■ TASK DESCRIPTION
The records below need to be printed in full. Keep each one exact.

[Saved entries]
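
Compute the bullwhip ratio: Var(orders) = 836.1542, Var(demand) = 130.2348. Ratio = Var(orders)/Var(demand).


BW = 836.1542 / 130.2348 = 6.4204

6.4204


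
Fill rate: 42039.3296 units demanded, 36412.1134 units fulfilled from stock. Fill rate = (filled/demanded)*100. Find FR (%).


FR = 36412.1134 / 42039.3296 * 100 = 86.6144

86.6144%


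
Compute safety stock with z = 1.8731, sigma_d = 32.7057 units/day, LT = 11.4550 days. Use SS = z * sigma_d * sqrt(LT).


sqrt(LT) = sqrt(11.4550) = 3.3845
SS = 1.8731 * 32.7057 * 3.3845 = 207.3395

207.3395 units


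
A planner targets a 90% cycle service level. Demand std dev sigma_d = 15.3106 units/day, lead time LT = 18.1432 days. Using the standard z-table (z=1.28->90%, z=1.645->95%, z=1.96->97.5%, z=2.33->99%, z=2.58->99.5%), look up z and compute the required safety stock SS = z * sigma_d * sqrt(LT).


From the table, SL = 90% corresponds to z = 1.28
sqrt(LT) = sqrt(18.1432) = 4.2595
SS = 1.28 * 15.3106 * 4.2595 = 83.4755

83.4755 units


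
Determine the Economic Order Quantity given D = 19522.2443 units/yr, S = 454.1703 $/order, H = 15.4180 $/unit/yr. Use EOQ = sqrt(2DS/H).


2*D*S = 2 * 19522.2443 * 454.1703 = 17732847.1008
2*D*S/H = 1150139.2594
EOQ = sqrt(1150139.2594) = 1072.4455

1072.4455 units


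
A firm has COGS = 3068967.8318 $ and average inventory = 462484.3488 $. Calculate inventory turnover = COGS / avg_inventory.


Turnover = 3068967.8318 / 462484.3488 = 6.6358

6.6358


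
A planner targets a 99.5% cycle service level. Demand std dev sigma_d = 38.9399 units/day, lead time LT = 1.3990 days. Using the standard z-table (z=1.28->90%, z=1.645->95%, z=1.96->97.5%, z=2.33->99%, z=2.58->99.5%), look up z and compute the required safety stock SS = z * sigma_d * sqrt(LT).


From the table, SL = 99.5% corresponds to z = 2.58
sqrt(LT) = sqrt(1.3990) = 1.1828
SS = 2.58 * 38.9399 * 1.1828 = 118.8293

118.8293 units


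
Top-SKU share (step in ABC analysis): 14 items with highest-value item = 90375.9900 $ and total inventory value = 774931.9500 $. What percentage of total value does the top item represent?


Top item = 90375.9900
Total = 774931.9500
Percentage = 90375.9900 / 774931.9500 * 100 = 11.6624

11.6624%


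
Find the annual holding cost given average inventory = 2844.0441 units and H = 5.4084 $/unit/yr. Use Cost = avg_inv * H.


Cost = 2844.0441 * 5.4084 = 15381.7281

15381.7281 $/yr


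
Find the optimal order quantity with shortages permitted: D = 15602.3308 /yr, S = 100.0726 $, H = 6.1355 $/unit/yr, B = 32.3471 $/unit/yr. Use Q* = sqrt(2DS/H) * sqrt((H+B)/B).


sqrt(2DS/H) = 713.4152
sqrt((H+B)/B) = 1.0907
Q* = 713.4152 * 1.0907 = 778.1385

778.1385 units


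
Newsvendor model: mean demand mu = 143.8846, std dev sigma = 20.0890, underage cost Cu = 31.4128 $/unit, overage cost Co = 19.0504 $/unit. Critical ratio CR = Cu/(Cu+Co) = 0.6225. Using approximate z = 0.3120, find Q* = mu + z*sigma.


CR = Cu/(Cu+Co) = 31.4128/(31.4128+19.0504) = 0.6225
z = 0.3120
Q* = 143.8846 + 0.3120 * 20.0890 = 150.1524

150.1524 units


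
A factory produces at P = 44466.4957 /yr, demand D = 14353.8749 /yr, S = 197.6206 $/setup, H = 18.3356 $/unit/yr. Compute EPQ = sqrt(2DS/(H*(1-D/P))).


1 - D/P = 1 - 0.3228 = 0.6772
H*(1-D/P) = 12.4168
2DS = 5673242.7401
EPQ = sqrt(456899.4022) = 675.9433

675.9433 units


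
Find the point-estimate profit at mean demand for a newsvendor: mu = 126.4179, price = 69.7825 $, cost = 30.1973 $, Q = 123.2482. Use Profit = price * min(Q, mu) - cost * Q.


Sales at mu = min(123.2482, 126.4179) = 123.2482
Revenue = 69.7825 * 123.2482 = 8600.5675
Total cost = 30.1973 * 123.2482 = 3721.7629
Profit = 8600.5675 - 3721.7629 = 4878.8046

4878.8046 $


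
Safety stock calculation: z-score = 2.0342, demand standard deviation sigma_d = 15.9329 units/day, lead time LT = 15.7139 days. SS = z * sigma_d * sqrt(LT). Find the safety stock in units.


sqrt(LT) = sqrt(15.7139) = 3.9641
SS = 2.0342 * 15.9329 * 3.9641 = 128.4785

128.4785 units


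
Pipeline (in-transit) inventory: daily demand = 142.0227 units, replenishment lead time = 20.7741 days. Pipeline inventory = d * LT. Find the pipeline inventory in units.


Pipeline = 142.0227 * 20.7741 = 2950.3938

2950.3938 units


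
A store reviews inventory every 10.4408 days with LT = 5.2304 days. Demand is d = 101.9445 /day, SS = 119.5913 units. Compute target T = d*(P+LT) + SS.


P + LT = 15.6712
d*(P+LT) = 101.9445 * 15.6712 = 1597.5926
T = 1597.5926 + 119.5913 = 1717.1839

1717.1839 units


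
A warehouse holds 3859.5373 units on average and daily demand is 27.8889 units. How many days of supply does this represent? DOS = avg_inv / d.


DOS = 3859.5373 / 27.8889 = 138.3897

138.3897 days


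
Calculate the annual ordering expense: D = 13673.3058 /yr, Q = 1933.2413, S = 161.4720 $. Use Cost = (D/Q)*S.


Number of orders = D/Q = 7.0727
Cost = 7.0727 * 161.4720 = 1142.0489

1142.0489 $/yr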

■ TASK SOLUTION
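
Compute the bullwhip ratio: Var(orders) = 836.1542, Var(demand) = 130.2348. Ratio = Var(orders)/Var(demand).


BW = 836.1542 / 130.2348 = 6.4204

6.4204


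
Fill rate: 42039.3296 units demanded, 36412.1134 units fulfilled from stock. Fill rate = (filled/demanded)*100. Find FR (%).


FR = 36412.1134 / 42039.3296 * 100 = 86.6144

86.6144%


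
Compute safety stock with z = 1.8731, sigma_d = 32.7057 units/day, LT = 11.4550 days. Use SS = z * sigma_d * sqrt(LT).


sqrt(LT) = sqrt(11.4550) = 3.3845
SS = 1.8731 * 32.7057 * 3.3845 = 207.3395

207.3395 units


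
A planner targets a 90% cycle service level. Demand std dev sigma_d = 15.3106 units/day, lead time LT = 18.1432 days. Using the standard z-table (z=1.28->90%, z=1.645->95%, z=1.96->97.5%, z=2.33->99%, z=2.58->99.5%), look up z and compute the required safety stock SS = z * sigma_d * sqrt(LT).


From the table, SL = 90% corresponds to z = 1.28
sqrt(LT) = sqrt(18.1432) = 4.2595
SS = 1.28 * 15.3106 * 4.2595 = 83.4755

83.4755 units


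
Determine the Economic Order Quantity given D = 19522.2443 units/yr, S = 454.1703 $/order, H = 15.4180 $/unit/yr. Use EOQ = sqrt(2DS/H).


2*D*S = 2 * 19522.2443 * 454.1703 = 17732847.1008
2*D*S/H = 1150139.2594
EOQ = sqrt(1150139.2594) = 1072.4455

1072.4455 units


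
A firm has COGS = 3068967.8318 $ and average inventory = 462484.3488 $. Calculate inventory turnover = COGS / avg_inventory.


Turnover = 3068967.8318 / 462484.3488 = 6.6358

6.6358


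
A planner targets a 99.5% cycle service level. Demand std dev sigma_d = 38.9399 units/day, lead time LT = 1.3990 days. Using the standard z-table (z=1.28->90%, z=1.645->95%, z=1.96->97.5%, z=2.33->99%, z=2.58->99.5%), look up z and compute the required safety stock SS = z * sigma_d * sqrt(LT).


From the table, SL = 99.5% corresponds to z = 2.58
sqrt(LT) = sqrt(1.3990) = 1.1828
SS = 2.58 * 38.9399 * 1.1828 = 118.8293

118.8293 units


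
Top-SKU share (step in ABC analysis): 14 items with highest-value item = 90375.9900 $ and total inventory value = 774931.9500 $. What percentage of total value does the top item represent?


Top item = 90375.9900
Total = 774931.9500
Percentage = 90375.9900 / 774931.9500 * 100 = 11.6624

11.6624%


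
Find the annual holding cost given average inventory = 2844.0441 units and H = 5.4084 $/unit/yr. Use Cost = avg_inv * H.


Cost = 2844.0441 * 5.4084 = 15381.7281

15381.7281 $/yr


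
Find the optimal order quantity with shortages permitted: D = 15602.3308 /yr, S = 100.0726 $, H = 6.1355 $/unit/yr, B = 32.3471 $/unit/yr. Use Q* = sqrt(2DS/H) * sqrt((H+B)/B).


sqrt(2DS/H) = 713.4152
sqrt((H+B)/B) = 1.0907
Q* = 713.4152 * 1.0907 = 778.1385

778.1385 units


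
Newsvendor model: mean demand mu = 143.8846, std dev sigma = 20.0890, underage cost Cu = 31.4128 $/unit, overage cost Co = 19.0504 $/unit. Critical ratio CR = Cu/(Cu+Co) = 0.6225. Using approximate z = 0.3120, find Q* = mu + z*sigma.


CR = Cu/(Cu+Co) = 31.4128/(31.4128+19.0504) = 0.6225
z = 0.3120
Q* = 143.8846 + 0.3120 * 20.0890 = 150.1524

150.1524 units


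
A factory produces at P = 44466.4957 /yr, demand D = 14353.8749 /yr, S = 197.6206 $/setup, H = 18.3356 $/unit/yr. Compute EPQ = sqrt(2DS/(H*(1-D/P))).


1 - D/P = 1 - 0.3228 = 0.6772
H*(1-D/P) = 12.4168
2DS = 5673242.7401
EPQ = sqrt(456899.4022) = 675.9433

675.9433 units


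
Find the point-estimate profit at mean demand for a newsvendor: mu = 126.4179, price = 69.7825 $, cost = 30.1973 $, Q = 123.2482. Use Profit = price * min(Q, mu) - cost * Q.


Sales at mu = min(123.2482, 126.4179) = 123.2482
Revenue = 69.7825 * 123.2482 = 8600.5675
Total cost = 30.1973 * 123.2482 = 3721.7629
Profit = 8600.5675 - 3721.7629 = 4878.8046

4878.8046 $


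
Safety stock calculation: z-score = 2.0342, demand standard deviation sigma_d = 15.9329 units/day, lead time LT = 15.7139 days. SS = z * sigma_d * sqrt(LT). Find the safety stock in units.


sqrt(LT) = sqrt(15.7139) = 3.9641
SS = 2.0342 * 15.9329 * 3.9641 = 128.4785

128.4785 units


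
Pipeline (in-transit) inventory: daily demand = 142.0227 units, replenishment lead time = 20.7741 days. Pipeline inventory = d * LT. Find the pipeline inventory in units.


Pipeline = 142.0227 * 20.7741 = 2950.3938

2950.3938 units


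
A store reviews inventory every 10.4408 days with LT = 5.2304 days. Demand is d = 101.9445 /day, SS = 119.5913 units. Compute target T = d*(P+LT) + SS.


P + LT = 15.6712
d*(P+LT) = 101.9445 * 15.6712 = 1597.5926
T = 1597.5926 + 119.5913 = 1717.1839

1717.1839 units


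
A warehouse holds 3859.5373 units on average and daily demand is 27.8889 units. How many days of supply does this represent? DOS = avg_inv / d.


DOS = 3859.5373 / 27.8889 = 138.3897

138.3897 days


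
Calculate the annual ordering expense: D = 13673.3058 /yr, Q = 1933.2413, S = 161.4720 $. Use Cost = (D/Q)*S.


Number of orders = D/Q = 7.0727
Cost = 7.0727 * 161.4720 = 1142.0489

1142.0489 $/yr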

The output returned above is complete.